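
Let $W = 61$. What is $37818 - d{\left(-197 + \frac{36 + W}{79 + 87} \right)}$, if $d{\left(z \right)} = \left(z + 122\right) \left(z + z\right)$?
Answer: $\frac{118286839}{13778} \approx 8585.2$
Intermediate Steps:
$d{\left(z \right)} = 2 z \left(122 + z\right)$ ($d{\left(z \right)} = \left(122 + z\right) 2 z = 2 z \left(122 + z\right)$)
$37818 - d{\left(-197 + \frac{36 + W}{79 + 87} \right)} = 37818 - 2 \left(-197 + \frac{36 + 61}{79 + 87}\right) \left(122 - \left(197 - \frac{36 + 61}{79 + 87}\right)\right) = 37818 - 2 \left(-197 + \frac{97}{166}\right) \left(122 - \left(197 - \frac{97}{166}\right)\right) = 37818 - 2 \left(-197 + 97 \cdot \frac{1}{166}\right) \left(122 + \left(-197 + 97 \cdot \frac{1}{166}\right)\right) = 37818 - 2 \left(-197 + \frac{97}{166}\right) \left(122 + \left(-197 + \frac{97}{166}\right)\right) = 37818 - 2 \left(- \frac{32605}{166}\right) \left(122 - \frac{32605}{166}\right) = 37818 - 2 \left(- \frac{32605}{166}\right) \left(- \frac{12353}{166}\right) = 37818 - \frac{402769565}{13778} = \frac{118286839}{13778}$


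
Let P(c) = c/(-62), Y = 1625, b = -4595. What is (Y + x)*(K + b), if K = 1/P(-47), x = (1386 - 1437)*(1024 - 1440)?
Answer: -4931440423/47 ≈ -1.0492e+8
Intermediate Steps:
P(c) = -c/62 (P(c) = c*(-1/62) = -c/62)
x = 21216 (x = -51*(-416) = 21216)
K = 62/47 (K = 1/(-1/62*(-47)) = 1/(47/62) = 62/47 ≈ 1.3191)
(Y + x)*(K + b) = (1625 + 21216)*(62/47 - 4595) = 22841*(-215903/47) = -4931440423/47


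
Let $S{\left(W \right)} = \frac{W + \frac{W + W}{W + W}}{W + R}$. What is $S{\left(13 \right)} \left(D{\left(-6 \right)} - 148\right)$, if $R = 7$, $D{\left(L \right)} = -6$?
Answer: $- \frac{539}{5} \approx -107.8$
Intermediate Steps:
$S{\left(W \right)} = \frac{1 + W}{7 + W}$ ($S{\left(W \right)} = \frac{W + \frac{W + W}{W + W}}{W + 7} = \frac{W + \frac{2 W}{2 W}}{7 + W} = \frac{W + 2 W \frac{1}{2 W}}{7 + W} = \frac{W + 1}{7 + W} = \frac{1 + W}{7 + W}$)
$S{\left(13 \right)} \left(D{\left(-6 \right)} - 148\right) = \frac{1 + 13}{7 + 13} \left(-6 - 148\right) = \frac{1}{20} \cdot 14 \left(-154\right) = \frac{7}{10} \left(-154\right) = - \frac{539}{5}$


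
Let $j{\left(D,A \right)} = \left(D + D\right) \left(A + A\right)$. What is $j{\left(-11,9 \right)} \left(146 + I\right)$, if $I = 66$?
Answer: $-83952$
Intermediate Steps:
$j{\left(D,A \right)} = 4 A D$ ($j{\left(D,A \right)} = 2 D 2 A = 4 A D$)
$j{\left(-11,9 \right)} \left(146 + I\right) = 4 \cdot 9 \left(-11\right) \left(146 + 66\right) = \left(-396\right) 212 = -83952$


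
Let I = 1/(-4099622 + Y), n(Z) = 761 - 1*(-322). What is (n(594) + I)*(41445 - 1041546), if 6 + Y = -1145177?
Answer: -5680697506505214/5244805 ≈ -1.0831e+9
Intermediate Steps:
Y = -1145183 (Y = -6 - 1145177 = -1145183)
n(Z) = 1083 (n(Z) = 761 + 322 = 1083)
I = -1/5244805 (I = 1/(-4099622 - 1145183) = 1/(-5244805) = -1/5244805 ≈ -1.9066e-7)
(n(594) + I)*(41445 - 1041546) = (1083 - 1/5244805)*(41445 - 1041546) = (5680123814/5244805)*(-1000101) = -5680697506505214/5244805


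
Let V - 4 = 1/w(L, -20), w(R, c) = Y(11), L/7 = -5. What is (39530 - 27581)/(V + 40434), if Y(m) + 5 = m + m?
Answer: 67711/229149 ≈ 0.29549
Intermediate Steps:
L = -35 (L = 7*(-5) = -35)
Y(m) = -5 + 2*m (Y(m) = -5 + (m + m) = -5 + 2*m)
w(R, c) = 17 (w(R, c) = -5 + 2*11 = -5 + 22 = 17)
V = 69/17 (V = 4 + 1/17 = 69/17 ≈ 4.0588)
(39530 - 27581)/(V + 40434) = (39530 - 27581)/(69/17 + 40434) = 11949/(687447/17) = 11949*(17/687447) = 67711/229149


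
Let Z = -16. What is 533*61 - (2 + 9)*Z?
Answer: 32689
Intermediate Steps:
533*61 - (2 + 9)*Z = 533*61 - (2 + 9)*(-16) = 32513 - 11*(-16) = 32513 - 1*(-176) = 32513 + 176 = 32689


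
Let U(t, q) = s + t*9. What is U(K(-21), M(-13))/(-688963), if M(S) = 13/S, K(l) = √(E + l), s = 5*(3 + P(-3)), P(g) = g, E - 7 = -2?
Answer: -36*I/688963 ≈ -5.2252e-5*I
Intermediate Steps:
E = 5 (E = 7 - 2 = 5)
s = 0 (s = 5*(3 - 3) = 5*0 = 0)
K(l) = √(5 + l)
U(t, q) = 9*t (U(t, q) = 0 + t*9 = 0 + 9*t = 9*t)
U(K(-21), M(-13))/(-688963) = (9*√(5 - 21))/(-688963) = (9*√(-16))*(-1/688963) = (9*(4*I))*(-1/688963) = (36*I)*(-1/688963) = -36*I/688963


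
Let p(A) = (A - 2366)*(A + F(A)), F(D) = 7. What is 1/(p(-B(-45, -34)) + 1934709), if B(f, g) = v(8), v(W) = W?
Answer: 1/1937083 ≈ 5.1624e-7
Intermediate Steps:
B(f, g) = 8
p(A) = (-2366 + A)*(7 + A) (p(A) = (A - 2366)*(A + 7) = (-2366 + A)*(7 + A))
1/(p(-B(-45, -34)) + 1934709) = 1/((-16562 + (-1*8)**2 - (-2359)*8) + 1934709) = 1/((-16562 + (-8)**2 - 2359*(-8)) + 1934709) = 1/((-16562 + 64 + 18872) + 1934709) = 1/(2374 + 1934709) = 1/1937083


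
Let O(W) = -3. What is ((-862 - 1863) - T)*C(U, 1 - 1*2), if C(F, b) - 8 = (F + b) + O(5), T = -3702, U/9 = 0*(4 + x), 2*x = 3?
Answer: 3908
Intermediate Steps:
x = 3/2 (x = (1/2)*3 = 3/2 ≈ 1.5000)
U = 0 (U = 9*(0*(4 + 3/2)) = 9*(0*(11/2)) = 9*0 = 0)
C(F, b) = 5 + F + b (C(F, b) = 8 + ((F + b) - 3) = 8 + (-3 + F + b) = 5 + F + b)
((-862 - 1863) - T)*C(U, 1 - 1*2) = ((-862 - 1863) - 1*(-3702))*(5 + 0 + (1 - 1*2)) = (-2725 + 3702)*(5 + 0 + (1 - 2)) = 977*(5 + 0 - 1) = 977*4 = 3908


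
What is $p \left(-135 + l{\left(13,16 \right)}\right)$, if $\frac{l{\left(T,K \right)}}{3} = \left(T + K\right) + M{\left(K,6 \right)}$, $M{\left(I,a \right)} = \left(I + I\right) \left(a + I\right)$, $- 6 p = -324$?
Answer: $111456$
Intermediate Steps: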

◆ What you have to do
Copy out the material in full, exactly as it reads.

◆ Solution to the problem
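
Let $W = 61$. What is $37818 - d{\left(-197 + \frac{36 + W}{79 + 87} \right)}$, if $d{\left(z \right)} = \left(z + 122\right) \left(z + z\right)$?
Answer: $\frac{118286839}{13778} \approx 8585.2$
Intermediate Steps:
$d{\left(z \right)} = 2 z \left(122 + z\right)$ ($d{\left(z \right)} = \left(122 + z\right) 2 z = 2 z \left(122 + z\right)$)
$37818 - d{\left(-197 + \frac{36 + W}{79 + 87} \right)} = 37818 - 2 \left(-197 + \frac{36 + 61}{79 + 87}\right) \left(122 - \left(197 - \frac{36 + 61}{79 + 87}\right)\right) = 37818 - 2 \left(-197 + \frac{97}{166}\right) \left(122 - \left(197 - \frac{97}{166}\right)\right) = 37818 - 2 \left(-197 + 97 \cdot \frac{1}{166}\right) \left(122 + \left(-197 + 97 \cdot \frac{1}{166}\right)\right) = 37818 - 2 \left(-197 + \frac{97}{166}\right) \left(122 + \left(-197 + \frac{97}{166}\right)\right) = 37818 - 2 \left(- \frac{32605}{166}\right) \left(122 - \frac{32605}{166}\right) = 37818 - 2 \left(- \frac{32605}{166}\right) \left(- \frac{12353}{166}\right) = 37818 - \frac{402769565}{13778} = \frac{118286839}{13778}$


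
Let P(c) = c/(-62), Y = 1625, b = -4595. What is (Y + x)*(K + b), if K = 1/P(-47), x = (1386 - 1437)*(1024 - 1440)?
Answer: -4931440423/47 ≈ -1.0492e+8
Intermediate Steps:
P(c) = -c/62 (P(c) = c*(-1/62) = -c/62)
x = 21216 (x = -51*(-416) = 21216)
K = 62/47 (K = 1/(-1/62*(-47)) = 1/(47/62) = 62/47 ≈ 1.3191)
(Y + x)*(K + b) = (1625 + 21216)*(62/47 - 4595) = 22841*(-215903/47) = -4931440423/47


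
Let $S{\left(W \right)} = \frac{W + \frac{W + W}{W + W}}{W + R}$. What is $S{\left(13 \right)} \left(D{\left(-6 \right)} - 148\right)$, if $R = 7$, $D{\left(L \right)} = -6$?
Answer: $- \frac{539}{5} \approx -107.8$
Intermediate Steps:
$S{\left(W \right)} = \frac{1 + W}{7 + W}$ ($S{\left(W \right)} = \frac{W + \frac{W + W}{W + W}}{W + 7} = \frac{W + \frac{2 W}{2 W}}{7 + W} = \frac{W + 2 W \frac{1}{2 W}}{7 + W} = \frac{W + 1}{7 + W} = \frac{1 + W}{7 + W}$)
$S{\left(13 \right)} \left(D{\left(-6 \right)} - 148\right) = \frac{1 + 13}{7 + 13} \left(-6 - 148\right) = \frac{1}{20} \cdot 14 \left(-154\right) = \frac{7}{10} \left(-154\right) = - \frac{539}{5}$


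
Let $j{\left(D,A \right)} = \left(D + D\right) \left(A + A\right)$. What is $j{\left(-11,9 \right)} \left(146 + I\right)$, if $I = 66$?
Answer: $-83952$
Intermediate Steps:
$j{\left(D,A \right)} = 4 A D$ ($j{\left(D,A \right)} = 2 D 2 A = 4 A D$)
$j{\left(-11,9 \right)} \left(146 + I\right) = 4 \cdot 9 \left(-11\right) \left(146 + 66\right) = \left(-396\right) 212 = -83952$


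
Let I = 1/(-4099622 + Y), n(Z) = 761 - 1*(-322). What is (n(594) + I)*(41445 - 1041546), if 6 + Y = -1145177?
Answer: -5680697506505214/5244805 ≈ -1.0831e+9
Intermediate Steps:
Y = -1145183 (Y = -6 - 1145177 = -1145183)
n(Z) = 1083 (n(Z) = 761 + 322 = 1083)
I = -1/5244805 (I = 1/(-4099622 - 1145183) = 1/(-5244805) = -1/5244805 ≈ -1.9066e-7)
(n(594) + I)*(41445 - 1041546) = (1083 - 1/5244805)*(41445 - 1041546) = (5680123814/5244805)*(-1000101) = -5680697506505214/5244805


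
Let V - 4 = 1/w(L, -20), w(R, c) = Y(11), L/7 = -5. What is (39530 - 27581)/(V + 40434), if Y(m) + 5 = m + m?
Answer: 67711/229149 ≈ 0.29549
Intermediate Steps:
L = -35 (L = 7*(-5) = -35)
Y(m) = -5 + 2*m (Y(m) = -5 + (m + m) = -5 + 2*m)
w(R, c) = 17 (w(R, c) = -5 + 2*11 = -5 + 22 = 17)
V = 69/17 (V = 4 + 1/17 = 69/17 ≈ 4.0588)
(39530 - 27581)/(V + 40434) = (39530 - 27581)/(69/17 + 40434) = 11949/(687447/17) = 11949*(17/687447) = 67711/229149


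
Let Z = -16. What is 533*61 - (2 + 9)*Z?
Answer: 32689
Intermediate Steps:
533*61 - (2 + 9)*Z = 533*61 - (2 + 9)*(-16) = 32513 - 11*(-16) = 32513 - 1*(-176) = 32513 + 176 = 32689


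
Let U(t, q) = s + t*9. What is U(K(-21), M(-13))/(-688963), if M(S) = 13/S, K(l) = √(E + l), s = 5*(3 + P(-3)), P(g) = g, E - 7 = -2?
Answer: -36*I/688963 ≈ -5.2252e-5*I
Intermediate Steps:
E = 5 (E = 7 - 2 = 5)
s = 0 (s = 5*(3 - 3) = 5*0 = 0)
K(l) = √(5 + l)
U(t, q) = 9*t (U(t, q) = 0 + t*9 = 0 + 9*t = 9*t)
U(K(-21), M(-13))/(-688963) = (9*√(5 - 21))/(-688963) = (9*√(-16))*(-1/688963) = (9*(4*I))*(-1/688963) = (36*I)*(-1/688963) = -36*I/688963


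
Let p(A) = (A - 2366)*(A + F(A)), F(D) = 7. What is 1/(p(-B(-45, -34)) + 1934709), if B(f, g) = v(8), v(W) = W?
Answer: 1/1937083 ≈ 5.1624e-7
Intermediate Steps:
B(f, g) = 8
p(A) = (-2366 + A)*(7 + A) (p(A) = (A - 2366)*(A + 7) = (-2366 + A)*(7 + A))
1/(p(-B(-45, -34)) + 1934709) = 1/((-16562 + (-1*8)**2 - (-2359)*8) + 1934709) = 1/((-16562 + (-8)**2 - 2359*(-8)) + 1934709) = 1/((-16562 + 64 + 18872) + 1934709) = 1/(2374 + 1934709) = 1/1937083


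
Let O(W) = -3. What is ((-862 - 1863) - T)*C(U, 1 - 1*2), if C(F, b) - 8 = (F + b) + O(5), T = -3702, U/9 = 0*(4 + x), 2*x = 3?
Answer: 3908
Intermediate Steps:
x = 3/2 (x = (1/2)*3 = 3/2 ≈ 1.5000)
U = 0 (U = 9*(0*(4 + 3/2)) = 9*(0*(11/2)) = 9*0 = 0)
C(F, b) = 5 + F + b (C(F, b) = 8 + ((F + b) - 3) = 8 + (-3 + F + b) = 5 + F + b)
((-862 - 1863) - T)*C(U, 1 - 1*2) = ((-862 - 1863) - 1*(-3702))*(5 + 0 + (1 - 1*2)) = (-2725 + 3702)*(5 + 0 + (1 - 2)) = 977*(5 + 0 - 1) = 977*4 = 3908


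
What is $p \left(-135 + l{\left(13,16 \right)}\right)$, if $\frac{l{\left(T,K \right)}}{3} = \left(T + K\right) + M{\left(K,6 \right)}$, $M{\left(I,a \right)} = \left(I + I\right) \left(a + I\right)$, $- 6 p = -324$?
Answer: $111456$
Intermediate Steps: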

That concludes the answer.